Stored data
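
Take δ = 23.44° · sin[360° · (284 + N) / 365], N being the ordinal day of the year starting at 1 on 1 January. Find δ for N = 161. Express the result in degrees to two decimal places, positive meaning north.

+23.00°

360 × (284 + 161) / 365 = 438.904°; sin(438.904°) = 0.9813.
δ = 23.44 × 0.9813 = 23.002° ≈ +23.00°.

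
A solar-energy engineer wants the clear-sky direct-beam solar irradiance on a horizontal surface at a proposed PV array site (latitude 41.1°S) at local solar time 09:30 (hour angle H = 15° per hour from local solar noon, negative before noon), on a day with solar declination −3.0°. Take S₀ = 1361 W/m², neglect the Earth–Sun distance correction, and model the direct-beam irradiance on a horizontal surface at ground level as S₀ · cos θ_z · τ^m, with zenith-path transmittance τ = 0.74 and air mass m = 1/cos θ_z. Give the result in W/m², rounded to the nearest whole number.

533 W/m²

Hour angle H = 15° × (9.5 − 12) = -37.50°.
cos θ_z = sin(-41.1°) sin(-3.0°) + cos(-41.1°) cos(-3.0°) cos(-37.50°) = 0.0344 + 0.5970 = 0.6314.
Air mass m = 1/cos θ_z = 1/0.6314 = 1.584; τ^m = 0.74^1.584 = 0.6207.
Surface direct beam = 1361 × 0.6314 × 0.6207 = 533.39 W/m².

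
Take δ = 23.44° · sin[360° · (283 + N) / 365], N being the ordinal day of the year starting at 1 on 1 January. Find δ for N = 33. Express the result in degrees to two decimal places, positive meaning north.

-17.51°

360 × (283 + 33) / 365 = 311.671°; sin(311.671°) = -0.7470.
δ = 23.44 × -0.7470 = -17.510° ≈ -17.51°.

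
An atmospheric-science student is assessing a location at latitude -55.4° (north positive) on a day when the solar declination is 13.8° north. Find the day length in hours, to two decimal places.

9.22 hours

−tan φ tan δ = −(-1.4496)(0.2456) = 0.3560; H_s = arccos(0.3560) = 69.15°.
Day length = 2 H_s / 15° h⁻¹ = 138.30° / 15 = 9.220 h.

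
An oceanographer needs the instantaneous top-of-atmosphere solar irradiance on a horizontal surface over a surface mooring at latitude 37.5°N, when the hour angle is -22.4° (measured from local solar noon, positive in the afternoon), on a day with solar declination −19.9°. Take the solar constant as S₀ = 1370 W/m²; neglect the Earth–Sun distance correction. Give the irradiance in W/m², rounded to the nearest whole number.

661 W/m²

cos θ_z = sin(37.5°) sin(-19.9°) + cos(37.5°) cos(-19.9°) cos(-22.40°) = -0.2072 + 0.6897 = 0.4825.
Top-of-atmosphere irradiance = S₀ cos θ_z = 1370 × 0.4825 = 661.02 W/m².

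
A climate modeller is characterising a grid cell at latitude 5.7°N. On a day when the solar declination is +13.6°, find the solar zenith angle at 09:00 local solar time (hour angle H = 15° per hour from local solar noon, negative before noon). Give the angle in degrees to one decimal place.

45.0°

Hour angle H = 15° × (9 − 12) = -45.00°.
cos θ_z = sin(5.7°) sin(13.6°) + cos(5.7°) cos(13.6°) cos(-45.00°) = 0.0234 + 0.6839 = 0.7073.
θ_z = arccos(0.7073) = 44.98°.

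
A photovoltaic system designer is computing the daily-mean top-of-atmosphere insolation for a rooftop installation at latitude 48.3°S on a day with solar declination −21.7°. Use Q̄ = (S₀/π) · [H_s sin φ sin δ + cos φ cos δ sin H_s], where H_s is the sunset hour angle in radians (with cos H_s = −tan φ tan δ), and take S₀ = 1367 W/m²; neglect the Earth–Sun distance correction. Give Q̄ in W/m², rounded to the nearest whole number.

cos H_s = −tan(-48.3°) · tan(-21.7°) = -0.4466, so H_s = arccos(-0.4466) = 116.53°. In radians, H_s = 2.0338.
H_s sin φ sin δ = 2.0338 × -0.7466 × -0.3697 = 0.5614.
cos φ cos δ sin H_s = 0.6652 × 0.9291 × 0.8947 = 0.5530.
Q̄ = (1367/π) × (0.5614 + 0.5530) = 435.13 × 1.1144 = 484.91 W/m².

485 W/m²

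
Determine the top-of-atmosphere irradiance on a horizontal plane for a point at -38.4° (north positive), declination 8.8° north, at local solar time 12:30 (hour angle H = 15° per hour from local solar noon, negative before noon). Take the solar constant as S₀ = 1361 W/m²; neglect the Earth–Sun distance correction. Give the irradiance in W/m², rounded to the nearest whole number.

916 W/m²

Hour angle H = 15° × (12.5 − 12) = 7.50°.
cos θ_z = sin(-38.4°) sin(8.8°) + cos(-38.4°) cos(8.8°) cos(7.50°) = -0.0950 + 0.7678 = 0.6728.
Top-of-atmosphere irradiance = S₀ cos θ_z = 1361 × 0.6728 = 915.68 W/m².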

Task statement
Line by line, copy the entries above exactly as they appear.

Written solution
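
Take δ = 23.44° · sin[360° · (284 + N) / 365], N being the ordinal day of the year starting at 1 on 1 January. Find δ for N = 161. Express the result in degrees to two decimal places, positive meaning north.

+23.00°

360 × (284 + 161) / 365 = 438.904°; sin(438.904°) = 0.9813.
δ = 23.44 × 0.9813 = 23.002° ≈ +23.00°.

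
A solar-energy engineer wants the clear-sky direct-beam solar irradiance on a horizontal surface at a proposed PV array site (latitude 41.1°S) at local solar time 09:30 (hour angle H = 15° per hour from local solar noon, negative before noon), on a day with solar declination −3.0°. Take S₀ = 1361 W/m², neglect the Earth–Sun distance correction, and model the direct-beam irradiance on a horizontal surface at ground level as S₀ · cos θ_z · τ^m, with zenith-path transmittance τ = 0.74 and air mass m = 1/cos θ_z. Give the result in W/m², rounded to the nearest whole number.

533 W/m²

Hour angle H = 15° × (9.5 − 12) = -37.50°.
cos θ_z = sin(-41.1°) sin(-3.0°) + cos(-41.1°) cos(-3.0°) cos(-37.50°) = 0.0344 + 0.5970 = 0.6314.
Air mass m = 1/cos θ_z = 1/0.6314 = 1.584; τ^m = 0.74^1.584 = 0.6207.
Surface direct beam = 1361 × 0.6314 × 0.6207 = 533.39 W/m².

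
Take δ = 23.44° · sin[360° · (283 + N) / 365], N being the ordinal day of the year starting at 1 on 1 January. Find δ for N = 33. Express the result in degrees to two decimal places, positive meaning north.

-17.51°

360 × (283 + 33) / 365 = 311.671°; sin(311.671°) = -0.7470.
δ = 23.44 × -0.7470 = -17.510° ≈ -17.51°.

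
An atmospheric-science student is assessing a location at latitude -55.4° (north positive) on a day when the solar declination is 13.8° north. Find the day length in hours, to two decimal places.

9.22 hours

−tan φ tan δ = −(-1.4496)(0.2456) = 0.3560; H_s = arccos(0.3560) = 69.15°.
Day length = 2 H_s / 15° h⁻¹ = 138.30° / 15 = 9.220 h.

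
An oceanographer needs the instantaneous top-of-atmosphere solar irradiance on a horizontal surface over a surface mooring at latitude 37.5°N, when the hour angle is -22.4° (measured from local solar noon, positive in the afternoon), on a day with solar declination −19.9°. Take the solar constant as S₀ = 1370 W/m²; neglect the Earth–Sun distance correction. Give the irradiance in W/m², rounded to the nearest whole number.

661 W/m²

cos θ_z = sin(37.5°) sin(-19.9°) + cos(37.5°) cos(-19.9°) cos(-22.40°) = -0.2072 + 0.6897 = 0.4825.
Top-of-atmosphere irradiance = S₀ cos θ_z = 1370 × 0.4825 = 661.02 W/m².

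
A climate modeller is characterising a grid cell at latitude 5.7°N. On a day when the solar declination is +13.6°, find the solar zenith angle at 09:00 local solar time (hour angle H = 15° per hour from local solar noon, negative before noon). Give the angle in degrees to one decimal place.

45.0°

Hour angle H = 15° × (9 − 12) = -45.00°.
cos θ_z = sin(5.7°) sin(13.6°) + cos(5.7°) cos(13.6°) cos(-45.00°) = 0.0234 + 0.6839 = 0.7073.
θ_z = arccos(0.7073) = 44.98°.

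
A photovoltaic system designer is computing the daily-mean top-of-atmosphere insolation for a rooftop installation at latitude 48.3°S on a day with solar declination −21.7°. Use Q̄ = (S₀/π) · [H_s sin φ sin δ + cos φ cos δ sin H_s], where H_s is the sunset hour angle in radians (with cos H_s = −tan φ tan δ), and take S₀ = 1367 W/m²; neglect the Earth–Sun distance correction. Give Q̄ in W/m², rounded to the nearest whole number.

cos H_s = −tan(-48.3°) · tan(-21.7°) = -0.4466, so H_s = arccos(-0.4466) = 116.53°. In radians, H_s = 2.0338.
H_s sin φ sin δ = 2.0338 × -0.7466 × -0.3697 = 0.5614.
cos φ cos δ sin H_s = 0.6652 × 0.9291 × 0.8947 = 0.5530.
Q̄ = (1367/π) × (0.5614 + 0.5530) = 435.13 × 1.1144 = 484.91 W/m².

485 W/m²

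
Determine the top-of-atmosphere irradiance on a horizontal plane for a point at -38.4° (north positive), declination 8.8° north, at local solar time 12:30 (hour angle H = 15° per hour from local solar noon, negative before noon). Take the solar constant as S₀ = 1361 W/m²; neglect the Earth–Sun distance correction. Give the irradiance in W/m², rounded to the nearest whole number.

916 W/m²

Hour angle H = 15° × (12.5 − 12) = 7.50°.
cos θ_z = sin(-38.4°) sin(8.8°) + cos(-38.4°) cos(8.8°) cos(7.50°) = -0.0950 + 0.7678 = 0.6728.
Top-of-atmosphere irradiance = S₀ cos θ_z = 1361 × 0.6728 = 915.68 W/m².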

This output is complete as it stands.